▸ WHAT THIS TASK INVOLVES: All that is needed is the listing, given back exactly.
++++
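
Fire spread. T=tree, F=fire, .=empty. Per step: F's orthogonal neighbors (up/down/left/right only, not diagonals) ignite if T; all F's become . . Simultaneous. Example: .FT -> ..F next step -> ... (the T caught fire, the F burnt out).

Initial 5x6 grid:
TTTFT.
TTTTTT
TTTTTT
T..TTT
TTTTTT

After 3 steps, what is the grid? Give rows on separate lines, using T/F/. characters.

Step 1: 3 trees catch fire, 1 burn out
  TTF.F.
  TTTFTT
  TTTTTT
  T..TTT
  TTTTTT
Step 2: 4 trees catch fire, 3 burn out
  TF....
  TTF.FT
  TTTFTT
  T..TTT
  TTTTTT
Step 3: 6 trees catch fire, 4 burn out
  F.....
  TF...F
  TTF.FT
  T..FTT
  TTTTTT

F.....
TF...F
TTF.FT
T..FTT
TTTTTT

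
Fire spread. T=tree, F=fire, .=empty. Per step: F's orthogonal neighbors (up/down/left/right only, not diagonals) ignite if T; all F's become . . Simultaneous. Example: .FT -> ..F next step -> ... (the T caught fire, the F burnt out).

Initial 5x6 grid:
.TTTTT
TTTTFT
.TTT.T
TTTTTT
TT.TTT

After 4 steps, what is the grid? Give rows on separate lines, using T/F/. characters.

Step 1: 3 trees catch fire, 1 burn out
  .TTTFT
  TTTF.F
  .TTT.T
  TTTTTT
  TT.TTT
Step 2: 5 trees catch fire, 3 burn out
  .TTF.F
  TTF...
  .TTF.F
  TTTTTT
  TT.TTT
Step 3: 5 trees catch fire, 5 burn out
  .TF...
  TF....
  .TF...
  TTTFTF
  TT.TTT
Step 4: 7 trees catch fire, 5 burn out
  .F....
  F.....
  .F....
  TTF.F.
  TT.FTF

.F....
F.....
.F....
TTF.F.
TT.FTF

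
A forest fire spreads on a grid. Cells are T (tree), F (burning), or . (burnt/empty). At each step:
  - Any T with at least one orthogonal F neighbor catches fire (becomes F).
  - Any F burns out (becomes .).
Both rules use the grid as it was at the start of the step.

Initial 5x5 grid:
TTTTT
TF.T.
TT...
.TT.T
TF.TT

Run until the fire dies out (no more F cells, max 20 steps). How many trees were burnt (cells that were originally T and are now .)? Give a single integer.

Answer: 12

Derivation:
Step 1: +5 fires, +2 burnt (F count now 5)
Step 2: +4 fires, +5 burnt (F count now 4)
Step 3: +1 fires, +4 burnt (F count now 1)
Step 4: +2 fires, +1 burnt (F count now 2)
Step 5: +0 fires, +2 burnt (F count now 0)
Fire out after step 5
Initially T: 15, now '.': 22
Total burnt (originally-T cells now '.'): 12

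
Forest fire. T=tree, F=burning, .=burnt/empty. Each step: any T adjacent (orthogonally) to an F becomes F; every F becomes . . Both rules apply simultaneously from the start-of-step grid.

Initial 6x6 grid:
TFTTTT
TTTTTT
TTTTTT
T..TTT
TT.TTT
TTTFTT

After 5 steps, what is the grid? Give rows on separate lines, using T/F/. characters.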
++++
▸ PROBLEM SOLUTION:
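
Fire spread. T=tree, F=fire, .=empty. Per step: F's orthogonal neighbors (up/down/left/right only, not diagonals) ignite if T; all F's become . . Simultaneous. Example: .FT -> ..F next step -> ... (the T caught fire, the F burnt out).

Initial 5x6 grid:
TTTFT.
TTTTTT
TTTTTT
T..TTT
TTTTTT

After 3 steps, what is the grid? Give rows on separate lines, using T/F/. characters.

Step 1: 3 trees catch fire, 1 burn out
  TTF.F.
  TTTFTT
  TTTTTT
  T..TTT
  TTTTTT
Step 2: 4 trees catch fire, 3 burn out
  TF....
  TTF.FT
  TTTFTT
  T..TTT
  TTTTTT
Step 3: 6 trees catch fire, 4 burn out
  F.....
  TF...F
  TTF.FT
  T..FTT
  TTTTTT

F.....
TF...F
TTF.FT
T..FTT
TTTTTT

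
Fire spread. T=tree, F=fire, .=empty. Per step: F's orthogonal neighbors (up/down/left/right only, not diagonals) ignite if T; all F's become . . Simultaneous. Example: .FT -> ..F next step -> ... (the T caught fire, the F burnt out).

Initial 5x6 grid:
.TTTTT
TTTTFT
.TTT.T
TTTTTT
TT.TTT

After 4 steps, what is the grid? Give rows on separate lines, using T/F/. characters.

Step 1: 3 trees catch fire, 1 burn out
  .TTTFT
  TTTF.F
  .TTT.T
  TTTTTT
  TT.TTT
Step 2: 5 trees catch fire, 3 burn out
  .TTF.F
  TTF...
  .TTF.F
  TTTTTT
  TT.TTT
Step 3: 5 trees catch fire, 5 burn out
  .TF...
  TF....
  .TF...
  TTTFTF
  TT.TTT
Step 4: 7 trees catch fire, 5 burn out
  .F....
  F.....
  .F....
  TTF.F.
  TT.FTF

.F....
F.....
.F....
TTF.F.
TT.FTF

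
A forest fire spreads on a grid. Cells are T (tree), F (burning), or . (burnt/empty). At each step:
  - Any T with at least one orthogonal F neighbor catches fire (becomes F).
  - Any F burns out (becomes .).
Both rules use the grid as it was at the start of the step.

Initial 5x5 grid:
TTTTT
TF.T.
TT...
.TT.T
TF.TT

Run until the fire dies out (no more F cells, max 20 steps). How many trees were burnt (cells that were originally T and are now .)? Give a single integer.

Answer: 12

Derivation:
Step 1: +5 fires, +2 burnt (F count now 5)
Step 2: +4 fires, +5 burnt (F count now 4)
Step 3: +1 fires, +4 burnt (F count now 1)
Step 4: +2 fires, +1 burnt (F count now 2)
Step 5: +0 fires, +2 burnt (F count now 0)
Fire out after step 5
Initially T: 15, now '.': 22
Total burnt (originally-T cells now '.'): 12

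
Forest fire. T=tree, F=burning, .=burnt/empty. Each step: any T adjacent (orthogonally) to an F becomes F; every F becomes . . Both rules apply simultaneously from the start-of-step grid.

Initial 6x6 grid:
TFTTTT
TTTTTT
TTTTTT
T..TTT
TT.TTT
TTTFTT

After 5 steps, what is the grid? Give rows on separate lines, using T/F/. characters.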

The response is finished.